Copy out each line of the entries below in which the string "Suppose" appears.
━━━━━ Given data ━━━━━
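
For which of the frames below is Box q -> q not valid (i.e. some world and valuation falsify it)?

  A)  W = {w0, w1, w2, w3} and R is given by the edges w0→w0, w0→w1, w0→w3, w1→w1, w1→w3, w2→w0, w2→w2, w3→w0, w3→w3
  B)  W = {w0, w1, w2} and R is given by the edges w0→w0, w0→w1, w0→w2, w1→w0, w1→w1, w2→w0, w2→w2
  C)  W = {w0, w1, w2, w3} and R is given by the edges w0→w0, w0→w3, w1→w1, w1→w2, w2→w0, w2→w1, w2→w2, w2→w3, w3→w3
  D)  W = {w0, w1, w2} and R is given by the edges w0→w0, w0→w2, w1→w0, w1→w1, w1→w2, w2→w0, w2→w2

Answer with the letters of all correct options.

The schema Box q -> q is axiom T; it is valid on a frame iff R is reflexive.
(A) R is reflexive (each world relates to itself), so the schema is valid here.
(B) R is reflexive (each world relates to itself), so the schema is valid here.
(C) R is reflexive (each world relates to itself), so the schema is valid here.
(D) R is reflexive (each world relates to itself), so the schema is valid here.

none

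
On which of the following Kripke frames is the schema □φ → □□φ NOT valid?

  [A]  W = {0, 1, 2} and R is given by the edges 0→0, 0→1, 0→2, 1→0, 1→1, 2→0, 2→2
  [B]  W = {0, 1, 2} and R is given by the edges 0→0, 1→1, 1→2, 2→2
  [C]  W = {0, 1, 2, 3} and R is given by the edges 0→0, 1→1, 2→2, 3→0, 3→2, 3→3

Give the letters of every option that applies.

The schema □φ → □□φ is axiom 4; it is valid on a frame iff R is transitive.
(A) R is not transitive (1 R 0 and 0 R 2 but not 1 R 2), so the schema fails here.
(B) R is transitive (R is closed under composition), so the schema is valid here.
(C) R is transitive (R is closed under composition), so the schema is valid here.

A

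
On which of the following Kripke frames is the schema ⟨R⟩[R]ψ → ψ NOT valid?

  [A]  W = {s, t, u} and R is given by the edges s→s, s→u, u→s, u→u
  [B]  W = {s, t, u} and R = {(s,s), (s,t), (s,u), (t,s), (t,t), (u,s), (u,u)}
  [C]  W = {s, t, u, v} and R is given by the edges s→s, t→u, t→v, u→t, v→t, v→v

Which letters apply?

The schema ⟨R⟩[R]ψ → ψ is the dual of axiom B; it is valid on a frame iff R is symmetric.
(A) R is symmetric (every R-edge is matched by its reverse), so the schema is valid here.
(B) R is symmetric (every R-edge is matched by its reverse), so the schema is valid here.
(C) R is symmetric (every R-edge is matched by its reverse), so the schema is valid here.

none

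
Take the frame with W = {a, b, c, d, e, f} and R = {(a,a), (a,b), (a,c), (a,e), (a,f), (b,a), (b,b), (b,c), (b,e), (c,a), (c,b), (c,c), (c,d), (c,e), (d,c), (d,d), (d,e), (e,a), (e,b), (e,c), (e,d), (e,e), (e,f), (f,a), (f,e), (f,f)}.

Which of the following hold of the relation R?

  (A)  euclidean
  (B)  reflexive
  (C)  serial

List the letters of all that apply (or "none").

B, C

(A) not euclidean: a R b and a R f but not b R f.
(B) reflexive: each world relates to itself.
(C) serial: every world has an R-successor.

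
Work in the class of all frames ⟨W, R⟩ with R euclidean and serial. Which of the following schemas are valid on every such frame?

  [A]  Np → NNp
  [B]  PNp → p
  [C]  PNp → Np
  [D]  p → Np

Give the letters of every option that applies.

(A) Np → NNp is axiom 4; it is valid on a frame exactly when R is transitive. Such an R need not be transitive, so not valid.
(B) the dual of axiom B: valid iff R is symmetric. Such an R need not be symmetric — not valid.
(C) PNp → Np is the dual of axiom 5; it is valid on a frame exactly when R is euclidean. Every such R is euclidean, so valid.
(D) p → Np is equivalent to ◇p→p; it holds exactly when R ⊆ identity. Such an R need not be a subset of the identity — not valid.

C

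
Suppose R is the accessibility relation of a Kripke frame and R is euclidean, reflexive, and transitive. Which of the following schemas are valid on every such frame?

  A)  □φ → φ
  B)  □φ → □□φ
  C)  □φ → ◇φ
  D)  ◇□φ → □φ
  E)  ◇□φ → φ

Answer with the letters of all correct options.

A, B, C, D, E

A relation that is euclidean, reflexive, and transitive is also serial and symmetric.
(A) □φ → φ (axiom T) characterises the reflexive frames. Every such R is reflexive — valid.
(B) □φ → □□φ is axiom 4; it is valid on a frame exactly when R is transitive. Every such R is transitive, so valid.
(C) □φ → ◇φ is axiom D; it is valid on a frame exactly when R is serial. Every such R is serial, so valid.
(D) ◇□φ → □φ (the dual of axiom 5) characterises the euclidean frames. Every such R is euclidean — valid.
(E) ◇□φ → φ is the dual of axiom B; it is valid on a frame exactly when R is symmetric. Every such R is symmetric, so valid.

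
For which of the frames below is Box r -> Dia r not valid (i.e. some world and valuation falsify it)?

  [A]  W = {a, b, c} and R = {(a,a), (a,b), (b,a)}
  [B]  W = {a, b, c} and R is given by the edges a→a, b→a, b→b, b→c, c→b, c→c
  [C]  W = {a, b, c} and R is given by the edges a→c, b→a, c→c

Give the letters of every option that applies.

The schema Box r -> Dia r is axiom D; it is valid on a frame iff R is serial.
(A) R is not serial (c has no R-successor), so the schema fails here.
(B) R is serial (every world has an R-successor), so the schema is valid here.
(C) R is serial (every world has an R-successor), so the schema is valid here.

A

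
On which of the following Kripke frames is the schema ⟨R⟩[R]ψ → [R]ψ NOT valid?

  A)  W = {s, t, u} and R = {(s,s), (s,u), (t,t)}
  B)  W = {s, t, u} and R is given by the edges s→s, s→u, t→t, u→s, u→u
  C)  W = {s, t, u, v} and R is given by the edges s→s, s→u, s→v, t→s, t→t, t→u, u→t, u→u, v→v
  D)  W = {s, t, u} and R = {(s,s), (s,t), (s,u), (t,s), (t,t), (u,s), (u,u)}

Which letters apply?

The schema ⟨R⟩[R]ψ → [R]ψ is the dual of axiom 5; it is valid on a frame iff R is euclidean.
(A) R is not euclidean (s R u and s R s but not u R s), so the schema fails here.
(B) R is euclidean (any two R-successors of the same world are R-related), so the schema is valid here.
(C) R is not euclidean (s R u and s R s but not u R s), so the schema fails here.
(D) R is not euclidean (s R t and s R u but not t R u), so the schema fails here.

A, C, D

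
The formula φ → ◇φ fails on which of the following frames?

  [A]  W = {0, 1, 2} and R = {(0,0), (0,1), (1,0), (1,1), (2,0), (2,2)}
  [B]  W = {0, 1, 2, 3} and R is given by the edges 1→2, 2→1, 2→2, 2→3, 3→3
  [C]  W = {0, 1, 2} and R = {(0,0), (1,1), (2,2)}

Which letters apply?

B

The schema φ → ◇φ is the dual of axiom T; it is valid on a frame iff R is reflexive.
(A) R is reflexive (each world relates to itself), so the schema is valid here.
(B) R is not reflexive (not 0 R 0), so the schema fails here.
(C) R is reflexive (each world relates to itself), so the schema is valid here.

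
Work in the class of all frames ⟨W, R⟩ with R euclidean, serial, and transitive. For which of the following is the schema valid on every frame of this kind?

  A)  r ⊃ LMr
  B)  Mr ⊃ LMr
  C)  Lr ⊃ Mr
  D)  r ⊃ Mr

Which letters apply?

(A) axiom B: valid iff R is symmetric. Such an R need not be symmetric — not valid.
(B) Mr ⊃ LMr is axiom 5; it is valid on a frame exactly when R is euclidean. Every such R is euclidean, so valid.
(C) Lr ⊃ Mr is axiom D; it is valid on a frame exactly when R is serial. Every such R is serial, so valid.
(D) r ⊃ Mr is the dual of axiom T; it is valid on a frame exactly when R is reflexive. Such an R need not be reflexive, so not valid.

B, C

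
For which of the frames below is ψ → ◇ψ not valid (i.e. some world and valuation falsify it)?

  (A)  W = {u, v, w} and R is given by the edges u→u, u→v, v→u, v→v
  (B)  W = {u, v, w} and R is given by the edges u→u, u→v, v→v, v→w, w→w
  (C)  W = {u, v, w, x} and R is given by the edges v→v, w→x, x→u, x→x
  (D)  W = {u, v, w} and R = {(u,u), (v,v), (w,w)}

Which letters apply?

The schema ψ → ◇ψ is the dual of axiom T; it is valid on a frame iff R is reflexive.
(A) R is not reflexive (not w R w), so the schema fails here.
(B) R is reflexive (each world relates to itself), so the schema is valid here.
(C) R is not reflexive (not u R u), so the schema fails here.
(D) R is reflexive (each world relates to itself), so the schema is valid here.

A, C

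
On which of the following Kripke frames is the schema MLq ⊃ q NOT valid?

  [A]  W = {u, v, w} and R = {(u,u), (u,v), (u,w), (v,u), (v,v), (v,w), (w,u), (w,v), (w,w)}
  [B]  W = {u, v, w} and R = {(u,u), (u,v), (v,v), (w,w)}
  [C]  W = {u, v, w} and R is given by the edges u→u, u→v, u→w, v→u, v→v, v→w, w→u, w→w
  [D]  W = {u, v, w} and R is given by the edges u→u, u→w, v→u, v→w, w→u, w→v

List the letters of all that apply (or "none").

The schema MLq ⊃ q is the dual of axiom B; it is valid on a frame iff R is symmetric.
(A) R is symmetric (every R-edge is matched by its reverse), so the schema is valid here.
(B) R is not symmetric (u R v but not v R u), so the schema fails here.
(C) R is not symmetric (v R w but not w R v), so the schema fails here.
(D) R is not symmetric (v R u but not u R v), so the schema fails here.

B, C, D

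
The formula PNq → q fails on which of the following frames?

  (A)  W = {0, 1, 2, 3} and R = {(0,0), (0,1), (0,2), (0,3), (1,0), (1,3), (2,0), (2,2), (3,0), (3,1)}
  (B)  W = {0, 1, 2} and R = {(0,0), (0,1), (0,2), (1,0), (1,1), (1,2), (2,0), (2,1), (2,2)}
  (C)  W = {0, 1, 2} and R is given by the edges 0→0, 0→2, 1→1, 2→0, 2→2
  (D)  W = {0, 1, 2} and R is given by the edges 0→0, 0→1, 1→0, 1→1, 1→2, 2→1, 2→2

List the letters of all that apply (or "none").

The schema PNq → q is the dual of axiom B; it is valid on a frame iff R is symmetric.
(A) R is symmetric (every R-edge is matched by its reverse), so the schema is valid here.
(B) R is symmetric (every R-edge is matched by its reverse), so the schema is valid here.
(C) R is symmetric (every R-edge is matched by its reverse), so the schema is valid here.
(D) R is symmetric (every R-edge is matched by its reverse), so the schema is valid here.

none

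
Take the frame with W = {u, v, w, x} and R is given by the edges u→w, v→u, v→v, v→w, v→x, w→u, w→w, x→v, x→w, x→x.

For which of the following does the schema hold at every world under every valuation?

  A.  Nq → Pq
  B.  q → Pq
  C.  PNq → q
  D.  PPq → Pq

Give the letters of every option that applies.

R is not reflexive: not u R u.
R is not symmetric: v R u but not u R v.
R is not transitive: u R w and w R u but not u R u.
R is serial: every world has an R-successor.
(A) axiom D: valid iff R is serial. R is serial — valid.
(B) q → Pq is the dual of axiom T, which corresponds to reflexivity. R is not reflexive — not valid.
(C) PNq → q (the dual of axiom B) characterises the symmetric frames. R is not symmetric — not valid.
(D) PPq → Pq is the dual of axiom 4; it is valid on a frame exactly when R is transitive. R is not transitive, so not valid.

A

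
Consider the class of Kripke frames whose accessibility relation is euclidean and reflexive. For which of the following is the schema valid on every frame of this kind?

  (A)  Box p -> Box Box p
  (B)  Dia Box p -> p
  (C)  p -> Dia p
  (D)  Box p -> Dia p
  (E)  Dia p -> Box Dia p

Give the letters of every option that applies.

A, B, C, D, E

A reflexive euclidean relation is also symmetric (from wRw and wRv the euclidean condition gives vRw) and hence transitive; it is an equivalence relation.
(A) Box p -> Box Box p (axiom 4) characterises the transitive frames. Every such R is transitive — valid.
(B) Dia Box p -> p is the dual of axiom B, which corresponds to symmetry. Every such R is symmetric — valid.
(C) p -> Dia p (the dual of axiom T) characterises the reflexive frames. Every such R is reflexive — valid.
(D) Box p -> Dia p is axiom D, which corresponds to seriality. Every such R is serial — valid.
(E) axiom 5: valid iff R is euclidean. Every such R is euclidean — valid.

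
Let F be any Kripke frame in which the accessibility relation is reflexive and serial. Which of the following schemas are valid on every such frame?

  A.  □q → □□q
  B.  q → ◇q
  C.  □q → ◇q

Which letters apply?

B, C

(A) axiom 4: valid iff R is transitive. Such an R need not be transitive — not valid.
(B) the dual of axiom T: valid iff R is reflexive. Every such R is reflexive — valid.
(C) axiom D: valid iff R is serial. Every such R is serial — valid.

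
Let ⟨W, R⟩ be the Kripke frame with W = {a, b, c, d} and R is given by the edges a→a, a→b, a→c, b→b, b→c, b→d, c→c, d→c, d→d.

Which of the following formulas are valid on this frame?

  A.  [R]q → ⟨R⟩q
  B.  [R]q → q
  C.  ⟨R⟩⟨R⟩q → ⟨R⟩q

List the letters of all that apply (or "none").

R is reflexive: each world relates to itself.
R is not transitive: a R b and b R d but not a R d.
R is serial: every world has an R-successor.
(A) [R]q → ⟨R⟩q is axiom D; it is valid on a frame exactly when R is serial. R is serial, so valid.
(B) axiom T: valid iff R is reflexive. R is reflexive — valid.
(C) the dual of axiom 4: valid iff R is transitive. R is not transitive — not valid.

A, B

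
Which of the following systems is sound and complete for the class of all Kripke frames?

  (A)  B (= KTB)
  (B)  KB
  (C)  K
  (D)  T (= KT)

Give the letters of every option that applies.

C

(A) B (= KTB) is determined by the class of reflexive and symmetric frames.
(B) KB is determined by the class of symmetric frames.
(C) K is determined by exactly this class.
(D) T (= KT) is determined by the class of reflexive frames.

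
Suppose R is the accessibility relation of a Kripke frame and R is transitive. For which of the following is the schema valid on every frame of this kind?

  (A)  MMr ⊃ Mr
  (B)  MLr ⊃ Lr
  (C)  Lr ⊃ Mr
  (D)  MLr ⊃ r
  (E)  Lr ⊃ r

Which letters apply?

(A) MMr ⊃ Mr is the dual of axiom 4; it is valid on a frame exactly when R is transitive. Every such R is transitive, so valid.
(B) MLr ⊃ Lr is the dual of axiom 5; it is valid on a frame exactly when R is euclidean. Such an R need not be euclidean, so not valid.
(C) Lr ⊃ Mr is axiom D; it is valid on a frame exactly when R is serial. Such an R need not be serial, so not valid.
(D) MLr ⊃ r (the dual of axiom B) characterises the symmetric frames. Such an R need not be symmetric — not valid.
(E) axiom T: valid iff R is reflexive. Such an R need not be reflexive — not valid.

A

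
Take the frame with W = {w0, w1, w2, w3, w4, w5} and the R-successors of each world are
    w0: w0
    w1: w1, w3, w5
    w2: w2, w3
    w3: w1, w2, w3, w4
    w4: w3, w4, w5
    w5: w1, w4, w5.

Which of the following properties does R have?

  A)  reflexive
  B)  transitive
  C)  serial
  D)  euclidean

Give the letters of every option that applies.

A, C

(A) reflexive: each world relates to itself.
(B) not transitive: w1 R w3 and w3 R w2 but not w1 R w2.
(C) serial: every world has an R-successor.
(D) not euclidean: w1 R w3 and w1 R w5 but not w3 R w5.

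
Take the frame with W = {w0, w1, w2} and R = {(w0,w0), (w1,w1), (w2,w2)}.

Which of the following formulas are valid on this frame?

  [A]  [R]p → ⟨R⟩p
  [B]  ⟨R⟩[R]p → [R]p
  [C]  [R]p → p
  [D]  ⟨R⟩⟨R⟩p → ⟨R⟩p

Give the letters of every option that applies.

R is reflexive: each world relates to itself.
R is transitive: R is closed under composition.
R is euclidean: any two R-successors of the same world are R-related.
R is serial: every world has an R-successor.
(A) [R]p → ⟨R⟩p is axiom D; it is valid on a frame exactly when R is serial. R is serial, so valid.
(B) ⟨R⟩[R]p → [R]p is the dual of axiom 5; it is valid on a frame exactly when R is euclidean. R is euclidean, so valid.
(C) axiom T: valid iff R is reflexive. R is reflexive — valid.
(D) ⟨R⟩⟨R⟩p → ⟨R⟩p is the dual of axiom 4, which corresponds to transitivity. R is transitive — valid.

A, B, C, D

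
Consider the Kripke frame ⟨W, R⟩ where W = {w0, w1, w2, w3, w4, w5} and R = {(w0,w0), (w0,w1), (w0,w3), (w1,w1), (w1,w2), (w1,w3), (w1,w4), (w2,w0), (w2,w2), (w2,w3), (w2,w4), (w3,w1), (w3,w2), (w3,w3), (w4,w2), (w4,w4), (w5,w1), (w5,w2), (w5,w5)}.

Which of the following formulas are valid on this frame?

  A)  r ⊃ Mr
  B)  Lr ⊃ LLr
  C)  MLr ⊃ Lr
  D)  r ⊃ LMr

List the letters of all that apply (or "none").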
━━━━━
**Answer section:**
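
Suppose R is the accessibility relation of a Kripke frame and R is euclidean, reflexive, and transitive. Which of the following schemas are valid on every such frame?
Suppose R is the accessibility relation of a Kripke frame and R is transitive. For which of the following is the schema valid on every frame of this kind?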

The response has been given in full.